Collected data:
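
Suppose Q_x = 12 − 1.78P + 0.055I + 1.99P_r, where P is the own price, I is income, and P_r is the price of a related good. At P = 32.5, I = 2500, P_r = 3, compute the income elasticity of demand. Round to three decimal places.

1.409

First evaluate Q_x: 12 − 1.78(32.5) + 0.055(2500) + 1.99(3) = 12 − 57.85 + 137.5 + 5.97 = 97.62.
∂Q_x/∂I = +0.055, so E_I = 0.055·(2500/97.62) ≈ 1.409.
E_I > 1: normal good (luxury).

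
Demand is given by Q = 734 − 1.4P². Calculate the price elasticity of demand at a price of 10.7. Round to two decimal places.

At P = 10.7, Q = 573.714.
dQ/dP = −2·1.4·P = −29.96.
Point elasticity E = (dQ/dP)·(P/Q) = -29.96 × 10.7/573.714 ≈ -0.56.
|E| < 1, so demand is inelastic at this price.

-0.56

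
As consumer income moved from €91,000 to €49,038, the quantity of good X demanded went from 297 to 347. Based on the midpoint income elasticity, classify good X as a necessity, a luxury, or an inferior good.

%ΔQ = (347 − 297)/[(297+347)/2] = 50/322 ≈ 0.1553.
%ΔI = (49,038 − 91,000)/[(91,000+49,038)/2] = -41962/70019 ≈ -0.5993.
E_I = %ΔQ/%ΔI ≈ -0.259.
E_I < 0: inferior good.

inferior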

WHAT YOU NEED TO DO:
Each entry above must be set down again without alteration.

EXPECTED ANSWER:
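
Suppose Q_x = 12 − 1.78P + 0.055I + 1.99P_r, where P is the own price, I is income, and P_r is the price of a related good. At P = 32.5, I = 2500, P_r = 3, compute the income elasticity of demand. Round to three decimal places.

1.409

First evaluate Q_x: 12 − 1.78(32.5) + 0.055(2500) + 1.99(3) = 12 − 57.85 + 137.5 + 5.97 = 97.62.
∂Q_x/∂I = +0.055, so E_I = 0.055·(2500/97.62) ≈ 1.409.
E_I > 1: normal good (luxury).

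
Demand is given by Q = 734 − 1.4P². Calculate the price elasticity of demand at a price of 10.7. Round to two decimal places.

At P = 10.7, Q = 573.714.
dQ/dP = −2·1.4·P = −29.96.
Point elasticity E = (dQ/dP)·(P/Q) = -29.96 × 10.7/573.714 ≈ -0.56.
|E| < 1, so demand is inelastic at this price.

-0.56

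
As consumer income moved from €91,000 to €49,038, the quantity of good X demanded went from 297 to 347. Based on the midpoint income elasticity, classify good X as a necessity, a luxury, or an inferior good.

%ΔQ = (347 − 297)/[(297+347)/2] = 50/322 ≈ 0.1553.
%ΔI = (49,038 − 91,000)/[(91,000+49,038)/2] = -41962/70019 ≈ -0.5993.
E_I = %ΔQ/%ΔI ≈ -0.259.
E_I < 0: inferior good.

inferior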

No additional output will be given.